THE TASK -> All of the records listed below should be retyped exactly.

RECORDED DATA ->
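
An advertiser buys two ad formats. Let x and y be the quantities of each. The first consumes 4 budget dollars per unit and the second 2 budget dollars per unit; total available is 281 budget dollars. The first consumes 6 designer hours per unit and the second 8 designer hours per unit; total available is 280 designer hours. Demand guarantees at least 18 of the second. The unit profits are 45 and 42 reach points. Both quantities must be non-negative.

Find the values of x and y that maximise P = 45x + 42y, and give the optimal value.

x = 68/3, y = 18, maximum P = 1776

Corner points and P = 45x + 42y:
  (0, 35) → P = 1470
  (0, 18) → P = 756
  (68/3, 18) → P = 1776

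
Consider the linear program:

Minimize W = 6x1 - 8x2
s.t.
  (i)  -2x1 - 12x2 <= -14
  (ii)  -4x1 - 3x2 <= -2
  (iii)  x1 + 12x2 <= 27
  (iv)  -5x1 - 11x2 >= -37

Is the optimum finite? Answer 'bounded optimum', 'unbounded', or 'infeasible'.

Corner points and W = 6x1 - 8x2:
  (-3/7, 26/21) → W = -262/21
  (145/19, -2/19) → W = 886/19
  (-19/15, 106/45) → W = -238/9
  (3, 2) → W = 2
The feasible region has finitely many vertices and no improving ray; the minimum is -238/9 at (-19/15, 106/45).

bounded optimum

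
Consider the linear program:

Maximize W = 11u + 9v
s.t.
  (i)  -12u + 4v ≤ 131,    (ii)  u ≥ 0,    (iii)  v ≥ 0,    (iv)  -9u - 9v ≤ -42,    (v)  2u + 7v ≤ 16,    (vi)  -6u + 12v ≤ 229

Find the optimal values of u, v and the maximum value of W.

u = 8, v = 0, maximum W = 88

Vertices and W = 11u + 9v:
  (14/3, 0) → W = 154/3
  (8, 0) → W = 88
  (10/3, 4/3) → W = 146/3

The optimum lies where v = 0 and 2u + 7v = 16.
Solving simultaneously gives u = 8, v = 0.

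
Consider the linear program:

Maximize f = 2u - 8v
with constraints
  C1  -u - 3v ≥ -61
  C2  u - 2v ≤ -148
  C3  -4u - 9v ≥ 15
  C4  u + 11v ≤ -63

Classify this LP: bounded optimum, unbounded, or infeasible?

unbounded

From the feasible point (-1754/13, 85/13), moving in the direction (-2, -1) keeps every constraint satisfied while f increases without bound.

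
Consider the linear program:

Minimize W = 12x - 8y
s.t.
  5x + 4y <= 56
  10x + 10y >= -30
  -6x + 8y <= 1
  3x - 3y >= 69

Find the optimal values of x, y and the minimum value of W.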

RESPONSE ->
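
An advertiser buys two ad formats. Let x and y be the quantities of each. The first consumes 4 budget dollars per unit and the second 2 budget dollars per unit; total available is 281 budget dollars. The first consumes 6 designer hours per unit and the second 8 designer hours per unit; total available is 280 designer hours. Demand guarantees at least 18 of the second. The unit profits are 45 and 42 reach points. Both quantities must be non-negative.

Find the values of x and y that maximise P = 45x + 42y, and give the optimal value.

x = 68/3, y = 18, maximum P = 1776

Corner points and P = 45x + 42y:
  (0, 35) → P = 1470
  (0, 18) → P = 756
  (68/3, 18) → P = 1776

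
Consider the linear program:

Minimize W = 6x1 - 8x2
s.t.
  (i)  -2x1 - 12x2 <= -14
  (ii)  -4x1 - 3x2 <= -2
  (iii)  x1 + 12x2 <= 27
  (iv)  -5x1 - 11x2 >= -37

Is the optimum finite? Answer 'bounded optimum', 'unbounded', or 'infeasible'.

Corner points and W = 6x1 - 8x2:
  (-3/7, 26/21) → W = -262/21
  (145/19, -2/19) → W = 886/19
  (-19/15, 106/45) → W = -238/9
  (3, 2) → W = 2
The feasible region has finitely many vertices and no improving ray; the minimum is -238/9 at (-19/15, 106/45).

bounded optimum

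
Consider the linear program:

Maximize W = 11u + 9v
s.t.
  (i)  -12u + 4v ≤ 131,    (ii)  u ≥ 0,    (iii)  v ≥ 0,    (iv)  -9u - 9v ≤ -42,    (v)  2u + 7v ≤ 16,    (vi)  -6u + 12v ≤ 229

Find the optimal values of u, v and the maximum value of W.

u = 8, v = 0, maximum W = 88

Vertices and W = 11u + 9v:
  (14/3, 0) → W = 154/3
  (8, 0) → W = 88
  (10/3, 4/3) → W = 146/3

The optimum lies where v = 0 and 2u + 7v = 16.
Solving simultaneously gives u = 8, v = 0.

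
Consider the linear program:

Maximize f = 2u - 8v
with constraints
  C1  -u - 3v ≥ -61
  C2  u - 2v ≤ -148
  C3  -4u - 9v ≥ 15
  C4  u + 11v ≤ -63

Classify this LP: bounded optimum, unbounded, or infeasible?

unbounded

From the feasible point (-1754/13, 85/13), moving in the direction (-2, -1) keeps every constraint satisfied while f increases without bound.

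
Consider the linear program:

Minimize W = 12x - 8y
s.t.
  5x + 4y <= 56
  10x + 10y >= -30
  -6x + 8y <= 1
  3x - 3y >= 69

Find the optimal values of x, y and the minimum value of W.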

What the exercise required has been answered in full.